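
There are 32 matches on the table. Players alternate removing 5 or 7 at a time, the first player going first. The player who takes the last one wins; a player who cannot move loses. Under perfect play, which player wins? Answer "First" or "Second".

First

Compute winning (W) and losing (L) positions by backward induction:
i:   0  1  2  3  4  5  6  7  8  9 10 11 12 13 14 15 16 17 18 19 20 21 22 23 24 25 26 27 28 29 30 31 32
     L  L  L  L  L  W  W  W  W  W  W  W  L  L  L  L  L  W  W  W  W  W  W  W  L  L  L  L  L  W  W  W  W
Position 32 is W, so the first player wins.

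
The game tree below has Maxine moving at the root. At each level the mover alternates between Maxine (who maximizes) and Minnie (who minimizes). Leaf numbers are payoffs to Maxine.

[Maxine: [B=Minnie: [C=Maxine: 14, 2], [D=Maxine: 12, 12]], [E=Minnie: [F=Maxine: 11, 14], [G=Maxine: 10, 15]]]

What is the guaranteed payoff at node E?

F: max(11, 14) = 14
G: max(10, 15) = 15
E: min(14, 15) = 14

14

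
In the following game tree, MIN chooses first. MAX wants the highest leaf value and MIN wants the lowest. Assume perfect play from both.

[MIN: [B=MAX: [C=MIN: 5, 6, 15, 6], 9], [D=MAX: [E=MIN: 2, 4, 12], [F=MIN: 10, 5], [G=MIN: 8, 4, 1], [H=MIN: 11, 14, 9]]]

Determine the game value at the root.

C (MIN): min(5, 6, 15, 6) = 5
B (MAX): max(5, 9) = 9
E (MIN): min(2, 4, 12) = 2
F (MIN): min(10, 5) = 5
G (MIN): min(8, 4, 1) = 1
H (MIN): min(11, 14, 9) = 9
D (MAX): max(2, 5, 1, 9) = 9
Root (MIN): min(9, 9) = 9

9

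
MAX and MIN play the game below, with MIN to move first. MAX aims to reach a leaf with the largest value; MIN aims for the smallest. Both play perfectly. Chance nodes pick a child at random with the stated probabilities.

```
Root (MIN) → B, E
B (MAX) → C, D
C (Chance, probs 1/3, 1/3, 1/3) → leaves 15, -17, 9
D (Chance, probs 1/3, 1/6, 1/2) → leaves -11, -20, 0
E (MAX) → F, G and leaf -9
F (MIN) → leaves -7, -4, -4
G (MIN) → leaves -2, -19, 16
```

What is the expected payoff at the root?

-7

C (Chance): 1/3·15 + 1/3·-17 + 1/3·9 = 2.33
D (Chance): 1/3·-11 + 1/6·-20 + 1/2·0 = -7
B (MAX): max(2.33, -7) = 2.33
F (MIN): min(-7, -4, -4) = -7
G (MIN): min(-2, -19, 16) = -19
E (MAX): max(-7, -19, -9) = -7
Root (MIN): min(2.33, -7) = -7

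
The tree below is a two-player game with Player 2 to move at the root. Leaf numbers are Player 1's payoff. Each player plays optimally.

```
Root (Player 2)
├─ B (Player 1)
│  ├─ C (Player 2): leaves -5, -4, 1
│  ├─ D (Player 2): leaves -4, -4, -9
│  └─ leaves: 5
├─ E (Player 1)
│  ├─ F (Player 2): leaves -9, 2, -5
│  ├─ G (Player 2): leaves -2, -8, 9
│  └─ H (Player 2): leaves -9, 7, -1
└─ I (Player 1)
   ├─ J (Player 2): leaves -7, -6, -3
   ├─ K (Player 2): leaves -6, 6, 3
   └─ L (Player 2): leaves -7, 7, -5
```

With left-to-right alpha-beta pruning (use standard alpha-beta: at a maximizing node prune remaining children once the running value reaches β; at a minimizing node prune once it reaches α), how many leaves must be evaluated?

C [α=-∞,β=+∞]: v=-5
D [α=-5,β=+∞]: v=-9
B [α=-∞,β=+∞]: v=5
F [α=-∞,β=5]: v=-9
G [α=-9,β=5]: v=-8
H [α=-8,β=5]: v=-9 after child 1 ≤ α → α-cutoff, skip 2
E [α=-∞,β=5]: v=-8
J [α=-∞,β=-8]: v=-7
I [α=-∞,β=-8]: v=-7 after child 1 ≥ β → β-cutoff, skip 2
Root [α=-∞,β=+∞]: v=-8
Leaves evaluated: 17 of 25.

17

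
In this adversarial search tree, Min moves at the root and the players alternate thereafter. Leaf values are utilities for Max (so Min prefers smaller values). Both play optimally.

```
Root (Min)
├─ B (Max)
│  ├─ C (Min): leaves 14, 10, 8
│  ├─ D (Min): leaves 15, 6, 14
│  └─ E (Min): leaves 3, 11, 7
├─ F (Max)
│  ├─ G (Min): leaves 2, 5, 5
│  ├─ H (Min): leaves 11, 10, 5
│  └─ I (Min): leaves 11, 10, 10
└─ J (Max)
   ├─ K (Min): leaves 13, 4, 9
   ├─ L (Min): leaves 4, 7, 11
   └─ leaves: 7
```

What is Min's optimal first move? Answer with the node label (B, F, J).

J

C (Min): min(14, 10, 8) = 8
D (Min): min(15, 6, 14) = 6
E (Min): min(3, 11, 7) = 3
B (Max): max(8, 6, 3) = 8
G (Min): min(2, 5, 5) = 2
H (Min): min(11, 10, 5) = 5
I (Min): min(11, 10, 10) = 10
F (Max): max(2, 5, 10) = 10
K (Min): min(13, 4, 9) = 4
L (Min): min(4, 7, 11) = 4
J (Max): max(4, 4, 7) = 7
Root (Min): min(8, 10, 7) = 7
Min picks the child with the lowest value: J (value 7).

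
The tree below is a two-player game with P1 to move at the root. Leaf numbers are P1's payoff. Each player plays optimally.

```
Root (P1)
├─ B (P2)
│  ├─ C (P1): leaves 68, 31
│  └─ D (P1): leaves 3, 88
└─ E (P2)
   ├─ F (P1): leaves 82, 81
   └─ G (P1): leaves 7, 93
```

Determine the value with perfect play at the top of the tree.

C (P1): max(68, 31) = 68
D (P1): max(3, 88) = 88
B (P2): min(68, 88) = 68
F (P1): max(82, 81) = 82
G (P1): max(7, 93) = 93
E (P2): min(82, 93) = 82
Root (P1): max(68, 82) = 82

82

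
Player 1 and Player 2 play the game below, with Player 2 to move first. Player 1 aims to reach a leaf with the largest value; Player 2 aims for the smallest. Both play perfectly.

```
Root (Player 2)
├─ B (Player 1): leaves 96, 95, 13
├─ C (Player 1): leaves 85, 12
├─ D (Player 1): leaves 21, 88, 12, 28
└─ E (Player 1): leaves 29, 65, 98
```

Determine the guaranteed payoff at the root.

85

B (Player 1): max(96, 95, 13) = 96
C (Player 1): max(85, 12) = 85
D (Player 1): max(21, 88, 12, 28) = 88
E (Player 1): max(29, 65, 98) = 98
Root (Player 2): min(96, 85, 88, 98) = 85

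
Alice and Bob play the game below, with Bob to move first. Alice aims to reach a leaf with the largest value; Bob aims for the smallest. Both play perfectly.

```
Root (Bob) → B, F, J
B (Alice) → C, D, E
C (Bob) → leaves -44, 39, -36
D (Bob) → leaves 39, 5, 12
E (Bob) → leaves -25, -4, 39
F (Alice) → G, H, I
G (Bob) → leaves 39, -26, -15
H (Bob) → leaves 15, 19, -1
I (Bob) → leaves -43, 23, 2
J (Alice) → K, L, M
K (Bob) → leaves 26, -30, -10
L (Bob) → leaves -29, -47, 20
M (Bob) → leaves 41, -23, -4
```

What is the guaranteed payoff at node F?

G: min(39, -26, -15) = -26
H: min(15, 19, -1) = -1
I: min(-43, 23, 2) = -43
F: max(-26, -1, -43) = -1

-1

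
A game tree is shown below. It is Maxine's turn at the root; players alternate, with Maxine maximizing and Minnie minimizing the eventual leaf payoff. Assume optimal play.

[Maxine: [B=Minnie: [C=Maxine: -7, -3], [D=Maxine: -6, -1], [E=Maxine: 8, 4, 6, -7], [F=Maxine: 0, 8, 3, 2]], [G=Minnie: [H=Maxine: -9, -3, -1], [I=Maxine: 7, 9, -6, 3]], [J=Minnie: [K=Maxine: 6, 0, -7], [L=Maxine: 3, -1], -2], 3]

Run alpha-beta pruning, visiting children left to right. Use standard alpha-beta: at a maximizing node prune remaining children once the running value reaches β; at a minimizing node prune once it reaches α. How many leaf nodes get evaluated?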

— What to work on —
Check each line of the records above for the word "Assume", then give the number of lines that have it, with no other words.

— Solved problem —
2